Task prompt:
The response must reproduce every record below without alteration.

_ _ _ _ _ _ _

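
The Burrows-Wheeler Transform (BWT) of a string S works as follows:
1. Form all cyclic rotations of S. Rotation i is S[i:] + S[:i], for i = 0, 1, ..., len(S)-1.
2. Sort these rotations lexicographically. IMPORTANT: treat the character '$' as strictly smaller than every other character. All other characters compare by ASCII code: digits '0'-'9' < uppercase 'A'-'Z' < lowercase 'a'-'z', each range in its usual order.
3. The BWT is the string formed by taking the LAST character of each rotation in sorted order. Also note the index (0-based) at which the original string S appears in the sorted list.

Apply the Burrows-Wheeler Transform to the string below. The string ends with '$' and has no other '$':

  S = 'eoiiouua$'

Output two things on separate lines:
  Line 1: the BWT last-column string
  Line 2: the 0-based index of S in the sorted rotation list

Answer: au$oieiuo
2

Derivation:
All 9 rotations (rotation i = S[i:]+S[:i]):
  rot[0] = eoiiouua$
  rot[1] = oiiouua$e
  rot[2] = iiouua$eo
  rot[3] = iouua$eoi
  rot[4] = ouua$eoii
  rot[5] = uua$eoiio
  rot[6] = ua$eoiiou
  rot[7] = a$eoiiouu
  rot[8] = $eoiiouua
Sorted (with $ < everything):
  sorted[0] = $eoiiouua  (last char: 'a')
  sorted[1] = a$eoiiouu  (last char: 'u')
  sorted[2] = eoiiouua$  (last char: '$')
  sorted[3] = iiouua$eo  (last char: 'o')
  sorted[4] = iouua$eoi  (last char: 'i')
  sorted[5] = oiiouua$e  (last char: 'e')
  sorted[6] = ouua$eoii  (last char: 'i')
  sorted[7] = ua$eoiiou  (last char: 'u')
  sorted[8] = uua$eoiio  (last char: 'o')
Last column: au$oieiuo
Original string S is at sorted index 2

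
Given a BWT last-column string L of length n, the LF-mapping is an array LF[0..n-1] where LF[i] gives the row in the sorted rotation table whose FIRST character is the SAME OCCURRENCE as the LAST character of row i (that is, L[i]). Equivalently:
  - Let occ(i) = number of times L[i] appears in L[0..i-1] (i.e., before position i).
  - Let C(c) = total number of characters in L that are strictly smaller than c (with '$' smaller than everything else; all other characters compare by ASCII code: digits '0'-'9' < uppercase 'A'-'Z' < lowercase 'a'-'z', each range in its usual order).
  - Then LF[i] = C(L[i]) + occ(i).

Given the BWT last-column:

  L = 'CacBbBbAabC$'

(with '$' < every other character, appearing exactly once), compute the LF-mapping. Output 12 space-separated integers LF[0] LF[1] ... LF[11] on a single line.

Answer: 4 6 11 2 8 3 9 1 7 10 5 0

Derivation:
Char counts: '$':1, 'A':1, 'B':2, 'C':2, 'a':2, 'b':3, 'c':1
C (first-col start): C('$')=0, C('A')=1, C('B')=2, C('C')=4, C('a')=6, C('b')=8, C('c')=11
L[0]='C': occ=0, LF[0]=C('C')+0=4+0=4
L[1]='a': occ=0, LF[1]=C('a')+0=6+0=6
L[2]='c': occ=0, LF[2]=C('c')+0=11+0=11
L[3]='B': occ=0, LF[3]=C('B')+0=2+0=2
L[4]='b': occ=0, LF[4]=C('b')+0=8+0=8
L[5]='B': occ=1, LF[5]=C('B')+1=2+1=3
L[6]='b': occ=1, LF[6]=C('b')+1=8+1=9
L[7]='A': occ=0, LF[7]=C('A')+0=1+0=1
L[8]='a': occ=1, LF[8]=C('a')+1=6+1=7
L[9]='b': occ=2, LF[9]=C('b')+2=8+2=10
L[10]='C': occ=1, LF[10]=C('C')+1=4+1=5
L[11]='$': occ=0, LF[11]=C('$')+0=0+0=0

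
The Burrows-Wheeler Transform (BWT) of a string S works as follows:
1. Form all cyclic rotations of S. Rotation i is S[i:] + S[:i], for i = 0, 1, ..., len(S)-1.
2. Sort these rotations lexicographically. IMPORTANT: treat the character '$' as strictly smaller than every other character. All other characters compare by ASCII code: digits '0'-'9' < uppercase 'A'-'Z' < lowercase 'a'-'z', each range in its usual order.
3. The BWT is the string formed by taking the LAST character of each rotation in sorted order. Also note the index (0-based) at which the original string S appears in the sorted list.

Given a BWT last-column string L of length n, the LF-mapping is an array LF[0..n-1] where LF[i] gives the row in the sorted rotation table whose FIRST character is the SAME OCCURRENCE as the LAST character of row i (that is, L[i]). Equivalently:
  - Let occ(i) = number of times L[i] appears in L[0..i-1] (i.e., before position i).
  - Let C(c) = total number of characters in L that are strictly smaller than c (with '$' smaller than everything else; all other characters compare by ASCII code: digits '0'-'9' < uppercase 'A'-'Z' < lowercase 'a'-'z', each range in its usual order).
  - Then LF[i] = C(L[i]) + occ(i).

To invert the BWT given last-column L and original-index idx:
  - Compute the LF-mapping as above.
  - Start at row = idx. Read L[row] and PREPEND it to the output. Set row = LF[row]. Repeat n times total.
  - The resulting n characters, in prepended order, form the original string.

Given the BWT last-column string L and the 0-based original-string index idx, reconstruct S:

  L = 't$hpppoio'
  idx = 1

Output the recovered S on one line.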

_ _ _ _ _ _ _

Exercise answer:
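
The Burrows-Wheeler Transform (BWT) of a string S works as follows:
1. Form all cyclic rotations of S. Rotation i is S[i:] + S[:i], for i = 0, 1, ..., len(S)-1.
2. Sort these rotations lexicographically. IMPORTANT: treat the character '$' as strictly smaller than every other character. All other characters compare by ASCII code: digits '0'-'9' < uppercase 'A'-'Z' < lowercase 'a'-'z', each range in its usual order.
3. The BWT is the string formed by taking the LAST character of each rotation in sorted order. Also note the index (0-based) at which the original string S appears in the sorted list.

Apply the Burrows-Wheeler Transform to the string below. The string ends with '$' and has no other '$':

  S = 'eoiiouua$'

Output two things on separate lines:
  Line 1: the BWT last-column string
  Line 2: the 0-based index of S in the sorted rotation list

Answer: au$oieiuo
2

Derivation:
All 9 rotations (rotation i = S[i:]+S[:i]):
  rot[0] = eoiiouua$
  rot[1] = oiiouua$e
  rot[2] = iiouua$eo
  rot[3] = iouua$eoi
  rot[4] = ouua$eoii
  rot[5] = uua$eoiio
  rot[6] = ua$eoiiou
  rot[7] = a$eoiiouu
  rot[8] = $eoiiouua
Sorted (with $ < everything):
  sorted[0] = $eoiiouua  (last char: 'a')
  sorted[1] = a$eoiiouu  (last char: 'u')
  sorted[2] = eoiiouua$  (last char: '$')
  sorted[3] = iiouua$eo  (last char: 'o')
  sorted[4] = iouua$eoi  (last char: 'i')
  sorted[5] = oiiouua$e  (last char: 'e')
  sorted[6] = ouua$eoii  (last char: 'i')
  sorted[7] = ua$eoiiou  (last char: 'u')
  sorted[8] = uua$eoiio  (last char: 'o')
Last column: au$oieiuo
Original string S is at sorted index 2

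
Given a BWT last-column string L of length n, the LF-mapping is an array LF[0..n-1] where LF[i] gives the row in the sorted rotation table whose FIRST character is the SAME OCCURRENCE as the LAST character of row i (that is, L[i]). Equivalently:
  - Let occ(i) = number of times L[i] appears in L[0..i-1] (i.e., before position i).
  - Let C(c) = total number of characters in L that are strictly smaller than c (with '$' smaller than everything else; all other characters compare by ASCII code: digits '0'-'9' < uppercase 'A'-'Z' < lowercase 'a'-'z', each range in its usual order).
  - Then LF[i] = C(L[i]) + occ(i).

Given the BWT last-column:

  L = 'CacBbBbAabC$'

(with '$' < every other character, appearing exactly once), compute the LF-mapping. Output 12 space-separated integers LF[0] LF[1] ... LF[11] on a single line.

Answer: 4 6 11 2 8 3 9 1 7 10 5 0

Derivation:
Char counts: '$':1, 'A':1, 'B':2, 'C':2, 'a':2, 'b':3, 'c':1
C (first-col start): C('$')=0, C('A')=1, C('B')=2, C('C')=4, C('a')=6, C('b')=8, C('c')=11
L[0]='C': occ=0, LF[0]=C('C')+0=4+0=4
L[1]='a': occ=0, LF[1]=C('a')+0=6+0=6
L[2]='c': occ=0, LF[2]=C('c')+0=11+0=11
L[3]='B': occ=0, LF[3]=C('B')+0=2+0=2
L[4]='b': occ=0, LF[4]=C('b')+0=8+0=8
L[5]='B': occ=1, LF[5]=C('B')+1=2+1=3
L[6]='b': occ=1, LF[6]=C('b')+1=8+1=9
L[7]='A': occ=0, LF[7]=C('A')+0=1+0=1
L[8]='a': occ=1, LF[8]=C('a')+1=6+1=7
L[9]='b': occ=2, LF[9]=C('b')+2=8+2=10
L[10]='C': occ=1, LF[10]=C('C')+1=4+1=5
L[11]='$': occ=0, LF[11]=C('$')+0=0+0=0

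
The Burrows-Wheeler Transform (BWT) of a string S works as follows:
1. Form all cyclic rotations of S. Rotation i is S[i:] + S[:i], for i = 0, 1, ..., len(S)-1.
2. Sort these rotations lexicographically. IMPORTANT: treat the character '$' as strictly smaller than every other character. All other characters compare by ASCII code: digits '0'-'9' < uppercase 'A'-'Z' < lowercase 'a'-'z', each range in its usual order.
3. The BWT is the string formed by taking the LAST character of each rotation in sorted order. Also note the index (0-based) at which the original string S appears in the sorted list.

Given a BWT last-column string L of length n, the LF-mapping is an array LF[0..n-1] where LF[i] gives the row in the sorted rotation table whose FIRST character is the SAME OCCURRENCE as the LAST character of row i (that is, L[i]). Equivalently:
  - Let occ(i) = number of times L[i] appears in L[0..i-1] (i.e., before position i).
  - Let C(c) = total number of characters in L that are strictly smaller than c (with '$' smaller than everything else; all other characters compare by ASCII code: digits '0'-'9' < uppercase 'A'-'Z' < lowercase 'a'-'z', each range in its usual order).
  - Then LF[i] = C(L[i]) + occ(i).

To invert the BWT given last-column L and original-index idx:
  - Compute the LF-mapping as above.
  - Start at row = idx. Read L[row] and PREPEND it to the output. Set row = LF[row]. Repeat n times total.
  - The resulting n characters, in prepended order, form the original string.

Given the BWT last-column string L and the 0-based original-string index idx, reconstruct S:

  L = 't$hpppoio'
  idx = 1

Output the recovered S on one line.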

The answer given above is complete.